Requirement ->
Repeat the entries below exactly, missing none.
------ Source records
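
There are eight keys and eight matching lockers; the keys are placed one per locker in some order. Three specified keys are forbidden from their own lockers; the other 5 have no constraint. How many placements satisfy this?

Inclusion-exclusion on the 3 forbidden self-matches:
Σ_{j=0}^{3} (-1)^j C(3,j)(8-j)!
= C(3,0)·8! - C(3,1)·7! + C(3,2)·6! - C(3,3)·5!
= 40320 - 15120 + 2160 - 120
= 27240

27240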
------------
Written response ->
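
There are eight keys and eight matching lockers; the keys are placed one per locker in some order. Three specified keys are forbidden from their own lockers; the other 5 have no constraint. How many placements satisfy this?

Inclusion-exclusion on the 3 forbidden self-matches:
Σ_{j=0}^{3} (-1)^j C(3,j)(8-j)!
= C(3,0)·8! - C(3,1)·7! + C(3,2)·6! - C(3,3)·5!
= 40320 - 15120 + 2160 - 120
= 27240

27240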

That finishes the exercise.